▸ **Goal of the exercise**: An identical transcription of the records is required.

Data records:
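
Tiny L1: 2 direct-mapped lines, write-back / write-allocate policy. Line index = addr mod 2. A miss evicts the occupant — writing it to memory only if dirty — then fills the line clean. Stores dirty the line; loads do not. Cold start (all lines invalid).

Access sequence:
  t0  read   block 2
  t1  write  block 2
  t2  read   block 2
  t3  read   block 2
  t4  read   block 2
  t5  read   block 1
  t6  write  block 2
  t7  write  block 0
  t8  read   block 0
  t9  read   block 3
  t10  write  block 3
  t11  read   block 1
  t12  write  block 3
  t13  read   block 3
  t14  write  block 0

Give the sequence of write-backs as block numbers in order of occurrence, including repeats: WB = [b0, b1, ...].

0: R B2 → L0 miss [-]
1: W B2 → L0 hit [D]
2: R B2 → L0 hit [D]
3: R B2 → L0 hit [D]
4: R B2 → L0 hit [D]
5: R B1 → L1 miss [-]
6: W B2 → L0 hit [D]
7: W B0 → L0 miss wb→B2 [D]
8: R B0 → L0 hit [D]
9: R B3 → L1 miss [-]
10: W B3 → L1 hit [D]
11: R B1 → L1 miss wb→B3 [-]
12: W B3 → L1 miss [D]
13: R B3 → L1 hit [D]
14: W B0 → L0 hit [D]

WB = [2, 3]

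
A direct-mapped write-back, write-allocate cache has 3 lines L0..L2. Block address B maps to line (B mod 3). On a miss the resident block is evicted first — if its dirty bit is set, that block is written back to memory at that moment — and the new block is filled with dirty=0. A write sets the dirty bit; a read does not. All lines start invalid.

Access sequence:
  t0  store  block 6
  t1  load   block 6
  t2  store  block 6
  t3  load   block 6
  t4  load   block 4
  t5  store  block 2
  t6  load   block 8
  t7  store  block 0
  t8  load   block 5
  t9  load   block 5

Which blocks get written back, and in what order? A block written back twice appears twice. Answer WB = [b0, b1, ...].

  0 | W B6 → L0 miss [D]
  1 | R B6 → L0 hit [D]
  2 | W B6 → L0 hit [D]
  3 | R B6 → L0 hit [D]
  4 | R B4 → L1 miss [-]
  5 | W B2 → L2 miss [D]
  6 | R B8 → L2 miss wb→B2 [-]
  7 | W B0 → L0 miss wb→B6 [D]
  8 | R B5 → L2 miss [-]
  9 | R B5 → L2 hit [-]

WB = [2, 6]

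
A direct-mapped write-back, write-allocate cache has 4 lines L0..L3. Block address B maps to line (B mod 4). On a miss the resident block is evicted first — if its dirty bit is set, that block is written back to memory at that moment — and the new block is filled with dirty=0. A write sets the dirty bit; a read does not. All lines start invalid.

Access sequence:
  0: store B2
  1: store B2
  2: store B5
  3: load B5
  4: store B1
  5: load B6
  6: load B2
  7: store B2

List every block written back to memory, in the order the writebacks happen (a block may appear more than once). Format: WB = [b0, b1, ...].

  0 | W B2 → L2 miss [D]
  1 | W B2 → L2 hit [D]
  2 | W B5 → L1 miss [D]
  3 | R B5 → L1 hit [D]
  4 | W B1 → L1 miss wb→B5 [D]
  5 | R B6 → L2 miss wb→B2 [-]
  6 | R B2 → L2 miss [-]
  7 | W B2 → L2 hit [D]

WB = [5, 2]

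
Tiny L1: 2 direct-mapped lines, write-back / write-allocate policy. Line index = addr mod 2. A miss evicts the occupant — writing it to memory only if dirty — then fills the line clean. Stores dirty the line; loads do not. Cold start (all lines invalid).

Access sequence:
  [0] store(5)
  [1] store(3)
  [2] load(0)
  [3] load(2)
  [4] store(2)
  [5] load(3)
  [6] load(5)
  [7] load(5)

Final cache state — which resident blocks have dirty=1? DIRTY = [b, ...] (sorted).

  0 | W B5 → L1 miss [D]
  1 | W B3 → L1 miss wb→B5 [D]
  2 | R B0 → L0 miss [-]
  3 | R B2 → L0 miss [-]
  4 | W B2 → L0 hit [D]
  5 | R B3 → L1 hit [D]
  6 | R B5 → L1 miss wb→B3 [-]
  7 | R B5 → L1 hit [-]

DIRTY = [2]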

▸ **Written solution**:
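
Tiny L1: 2 direct-mapped lines, write-back / write-allocate policy. Line index = addr mod 2. A miss evicts the occupant — writing it to memory only if dirty — then fills the line clean. Stores dirty the line; loads do not. Cold start (all lines invalid).

Access sequence:
  t0  read   block 2
  t1  write  block 2
  t2  read   block 2
  t3  read   block 2
  t4  read   block 2
  t5  read   block 1
  t6  write  block 2
  t7  write  block 0
  t8  read   block 0
  t9  read   block 3
  t10  write  block 3
  t11  read   block 1
  t12  write  block 3
  t13  read   block 3
  t14  write  block 0

Give the sequence of write-backs as block numbers in order of occurrence, including repeats: WB = [b0, b1, ...].

0: R B2 → L0 miss [-]
1: W B2 → L0 hit [D]
2: R B2 → L0 hit [D]
3: R B2 → L0 hit [D]
4: R B2 → L0 hit [D]
5: R B1 → L1 miss [-]
6: W B2 → L0 hit [D]
7: W B0 → L0 miss wb→B2 [D]
8: R B0 → L0 hit [D]
9: R B3 → L1 miss [-]
10: W B3 → L1 hit [D]
11: R B1 → L1 miss wb→B3 [-]
12: W B3 → L1 miss [D]
13: R B3 → L1 hit [D]
14: W B0 → L0 hit [D]

WB = [2, 3]

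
A direct-mapped write-back, write-allocate cache has 3 lines L0..L2. Block address B maps to line (B mod 3). On a miss the resident block is evicted first — if its dirty bit is set, that block is written back to memory at that moment — and the new block is filled with dirty=0. A write sets the dirty bit; a read does not. All lines start invalid.

Access sequence:
  t0  store  block 6
  t1  load   block 6
  t2  store  block 6
  t3  load   block 6
  t4  load   block 4
  t5  store  block 2
  t6  load   block 8
  t7  store  block 0
  t8  load   block 5
  t9  load   block 5

Which blocks get written back, and in what order? A block written back twice appears twice. Answer WB = [b0, b1, ...].

  0 | W B6 → L0 miss [D]
  1 | R B6 → L0 hit [D]
  2 | W B6 → L0 hit [D]
  3 | R B6 → L0 hit [D]
  4 | R B4 → L1 miss [-]
  5 | W B2 → L2 miss [D]
  6 | R B8 → L2 miss wb→B2 [-]
  7 | W B0 → L0 miss wb→B6 [D]
  8 | R B5 → L2 miss [-]
  9 | R B5 → L2 hit [-]

WB = [2, 6]

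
A direct-mapped write-back, write-allocate cache has 4 lines L0..L3. Block address B maps to line (B mod 4). On a miss the resident block is evicted first — if its dirty bit is set, that block is written back to memory at that moment — and the new block is filled with dirty=0. A write sets the dirty bit; a read does not. All lines start invalid.

Access sequence:
  0: store B2
  1: store B2
  2: store B5
  3: load B5
  4: store B1
  5: load B6
  6: load B2
  7: store B2

List every block written back to memory, in the order the writebacks happen (a block may appear more than once). Format: WB = [b0, b1, ...].

  0 | W B2 → L2 miss [D]
  1 | W B2 → L2 hit [D]
  2 | W B5 → L1 miss [D]
  3 | R B5 → L1 hit [D]
  4 | W B1 → L1 miss wb→B5 [D]
  5 | R B6 → L2 miss wb→B2 [-]
  6 | R B2 → L2 miss [-]
  7 | W B2 → L2 hit [D]

WB = [5, 2]

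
Tiny L1: 2 direct-mapped lines, write-back / write-allocate policy. Line index = addr mod 2. A miss evicts the occupant — writing it to memory only if dirty — then fills the line clean. Stores dirty the line; loads do not. Cold start (all lines invalid).

Access sequence:
  [0] store(5)
  [1] store(3)
  [2] load(0)
  [3] load(2)
  [4] store(2)
  [5] load(3)
  [6] load(5)
  [7] load(5)

Final cache state — which resident blocks have dirty=1? DIRTY = [b, ...] (sorted).

  0 | W B5 → L1 miss [D]
  1 | W B3 → L1 miss wb→B5 [D]
  2 | R B0 → L0 miss [-]
  3 | R B2 → L0 miss [-]
  4 | W B2 → L0 hit [D]
  5 | R B3 → L1 hit [D]
  6 | R B5 → L1 miss wb→B3 [-]
  7 | R B5 → L1 hit [-]

DIRTY = [2]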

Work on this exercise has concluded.